**Entries supplied:**

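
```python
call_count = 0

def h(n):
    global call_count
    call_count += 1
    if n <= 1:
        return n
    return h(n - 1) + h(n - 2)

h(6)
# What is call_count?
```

Calls(n) = 1 + Calls(n-1) + Calls(n-2); Calls(0)=Calls(1)=1. For n=6 this gives 25.

Answer: 25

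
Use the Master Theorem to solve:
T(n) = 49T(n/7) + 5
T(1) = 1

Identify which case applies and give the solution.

a=49, b=7, f(n)=5. log_7(49) = 2. Since c=0 < 2, Case 1 applies: T(n) = Θ(n^log_b(a)) = O(n^2).

Answer: O(n^2) - Case 1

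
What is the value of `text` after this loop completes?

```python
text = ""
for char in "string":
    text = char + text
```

Reverse 'string'
`text` takes the values: "" → "s" → "ts" → "rts" → "irts" → "nirts" → "gnirts"

Answer: "gnirts"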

**What you need to do:**
Every line in the material must be repeated verbatim.

**Your solution:**
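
```python
call_count = 0

def h(n):
    global call_count
    call_count += 1
    if n <= 1:
        return n
    return h(n - 1) + h(n - 2)

h(6)
# What is call_count?
```

Calls(n) = 1 + Calls(n-1) + Calls(n-2); Calls(0)=Calls(1)=1. For n=6 this gives 25.

Answer: 25

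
Use the Master Theorem to solve:
T(n) = 49T(n/7) + 5
T(1) = 1

Identify which case applies and give the solution.

a=49, b=7, f(n)=5. log_7(49) = 2. Since c=0 < 2, Case 1 applies: T(n) = Θ(n^log_b(a)) = O(n^2).

Answer: O(n^2) - Case 1

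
What is the value of `text` after this loop completes?

```python
text = ""
for char in "string":
    text = char + text
```

Reverse 'string'
`text` takes the values: "" → "s" → "ts" → "rts" → "irts" → "nirts" → "gnirts"

Answer: "gnirts"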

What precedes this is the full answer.